> _EXERCISE_: Write out the listing again, exactly as it appears below.

· · ·

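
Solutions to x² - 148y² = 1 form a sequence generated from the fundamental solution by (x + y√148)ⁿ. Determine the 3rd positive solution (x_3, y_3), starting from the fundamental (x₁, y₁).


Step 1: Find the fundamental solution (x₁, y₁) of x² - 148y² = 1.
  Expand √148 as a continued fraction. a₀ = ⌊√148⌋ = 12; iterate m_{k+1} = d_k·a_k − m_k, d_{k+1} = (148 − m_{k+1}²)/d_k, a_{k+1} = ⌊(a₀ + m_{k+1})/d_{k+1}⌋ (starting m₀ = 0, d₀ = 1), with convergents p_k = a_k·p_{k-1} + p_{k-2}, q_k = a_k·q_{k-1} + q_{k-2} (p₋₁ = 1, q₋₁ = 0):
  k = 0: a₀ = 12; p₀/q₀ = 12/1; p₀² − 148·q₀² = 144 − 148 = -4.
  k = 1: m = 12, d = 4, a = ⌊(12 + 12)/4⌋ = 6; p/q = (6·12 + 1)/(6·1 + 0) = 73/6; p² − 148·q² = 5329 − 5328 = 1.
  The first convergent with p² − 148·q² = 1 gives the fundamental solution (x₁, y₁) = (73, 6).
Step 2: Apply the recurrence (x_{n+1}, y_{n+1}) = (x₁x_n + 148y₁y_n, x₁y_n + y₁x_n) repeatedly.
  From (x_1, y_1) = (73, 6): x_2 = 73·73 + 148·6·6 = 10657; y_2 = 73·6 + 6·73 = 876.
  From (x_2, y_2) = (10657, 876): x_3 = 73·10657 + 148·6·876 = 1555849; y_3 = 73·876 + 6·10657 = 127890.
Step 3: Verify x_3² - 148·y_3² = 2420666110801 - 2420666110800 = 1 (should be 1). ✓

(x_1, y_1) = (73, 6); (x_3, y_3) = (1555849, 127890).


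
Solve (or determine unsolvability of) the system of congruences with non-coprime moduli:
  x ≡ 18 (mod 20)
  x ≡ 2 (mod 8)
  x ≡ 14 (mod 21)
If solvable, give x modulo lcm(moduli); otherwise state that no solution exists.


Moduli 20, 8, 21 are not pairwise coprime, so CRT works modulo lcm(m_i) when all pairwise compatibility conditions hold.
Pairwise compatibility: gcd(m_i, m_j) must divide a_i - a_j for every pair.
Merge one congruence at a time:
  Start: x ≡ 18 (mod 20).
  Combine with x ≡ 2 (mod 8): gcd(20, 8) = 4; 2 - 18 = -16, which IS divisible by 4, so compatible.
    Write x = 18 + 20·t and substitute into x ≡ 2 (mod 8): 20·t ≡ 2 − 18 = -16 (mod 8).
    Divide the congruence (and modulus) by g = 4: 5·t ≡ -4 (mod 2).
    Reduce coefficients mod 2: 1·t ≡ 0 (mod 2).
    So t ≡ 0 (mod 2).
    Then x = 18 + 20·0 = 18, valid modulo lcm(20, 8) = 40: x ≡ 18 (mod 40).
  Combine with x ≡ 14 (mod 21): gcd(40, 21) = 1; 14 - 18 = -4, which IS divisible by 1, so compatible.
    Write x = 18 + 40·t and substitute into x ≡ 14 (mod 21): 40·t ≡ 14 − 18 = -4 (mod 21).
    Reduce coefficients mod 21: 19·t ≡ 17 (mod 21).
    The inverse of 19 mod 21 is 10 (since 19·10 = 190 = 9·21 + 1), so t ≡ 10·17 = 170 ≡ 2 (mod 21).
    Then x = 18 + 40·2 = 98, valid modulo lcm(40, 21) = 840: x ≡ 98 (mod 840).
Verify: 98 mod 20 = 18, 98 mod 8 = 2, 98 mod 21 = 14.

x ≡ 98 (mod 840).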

· · ·

> _RESPONSE FOR THIS EXERCISE_:
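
Solutions to x² - 148y² = 1 form a sequence generated from the fundamental solution by (x + y√148)ⁿ. Determine the 3rd positive solution (x_3, y_3), starting from the fundamental (x₁, y₁).


Step 1: Find the fundamental solution (x₁, y₁) of x² - 148y² = 1.
  Expand √148 as a continued fraction. a₀ = ⌊√148⌋ = 12; iterate m_{k+1} = d_k·a_k − m_k, d_{k+1} = (148 − m_{k+1}²)/d_k, a_{k+1} = ⌊(a₀ + m_{k+1})/d_{k+1}⌋ (starting m₀ = 0, d₀ = 1), with convergents p_k = a_k·p_{k-1} + p_{k-2}, q_k = a_k·q_{k-1} + q_{k-2} (p₋₁ = 1, q₋₁ = 0):
  k = 0: a₀ = 12; p₀/q₀ = 12/1; p₀² − 148·q₀² = 144 − 148 = -4.
  k = 1: m = 12, d = 4, a = ⌊(12 + 12)/4⌋ = 6; p/q = (6·12 + 1)/(6·1 + 0) = 73/6; p² − 148·q² = 5329 − 5328 = 1.
  The first convergent with p² − 148·q² = 1 gives the fundamental solution (x₁, y₁) = (73, 6).
Step 2: Apply the recurrence (x_{n+1}, y_{n+1}) = (x₁x_n + 148y₁y_n, x₁y_n + y₁x_n) repeatedly.
  From (x_1, y_1) = (73, 6): x_2 = 73·73 + 148·6·6 = 10657; y_2 = 73·6 + 6·73 = 876.
  From (x_2, y_2) = (10657, 876): x_3 = 73·10657 + 148·6·876 = 1555849; y_3 = 73·876 + 6·10657 = 127890.
Step 3: Verify x_3² - 148·y_3² = 2420666110801 - 2420666110800 = 1 (should be 1). ✓

(x_1, y_1) = (73, 6); (x_3, y_3) = (1555849, 127890).


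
Solve (or determine unsolvability of) the system of congruences with non-coprime moduli:
  x ≡ 18 (mod 20)
  x ≡ 2 (mod 8)
  x ≡ 14 (mod 21)
If solvable, give x modulo lcm(moduli); otherwise state that no solution exists.


Moduli 20, 8, 21 are not pairwise coprime, so CRT works modulo lcm(m_i) when all pairwise compatibility conditions hold.
Pairwise compatibility: gcd(m_i, m_j) must divide a_i - a_j for every pair.
Merge one congruence at a time:
  Start: x ≡ 18 (mod 20).
  Combine with x ≡ 2 (mod 8): gcd(20, 8) = 4; 2 - 18 = -16, which IS divisible by 4, so compatible.
    Write x = 18 + 20·t and substitute into x ≡ 2 (mod 8): 20·t ≡ 2 − 18 = -16 (mod 8).
    Divide the congruence (and modulus) by g = 4: 5·t ≡ -4 (mod 2).
    Reduce coefficients mod 2: 1·t ≡ 0 (mod 2).
    So t ≡ 0 (mod 2).
    Then x = 18 + 20·0 = 18, valid modulo lcm(20, 8) = 40: x ≡ 18 (mod 40).
  Combine with x ≡ 14 (mod 21): gcd(40, 21) = 1; 14 - 18 = -4, which IS divisible by 1, so compatible.
    Write x = 18 + 40·t and substitute into x ≡ 14 (mod 21): 40·t ≡ 14 − 18 = -4 (mod 21).
    Reduce coefficients mod 21: 19·t ≡ 17 (mod 21).
    The inverse of 19 mod 21 is 10 (since 19·10 = 190 = 9·21 + 1), so t ≡ 10·17 = 170 ≡ 2 (mod 21).
    Then x = 18 + 40·2 = 98, valid modulo lcm(40, 21) = 840: x ≡ 98 (mod 840).
Verify: 98 mod 20 = 18, 98 mod 8 = 2, 98 mod 21 = 14.

x ≡ 98 (mod 840).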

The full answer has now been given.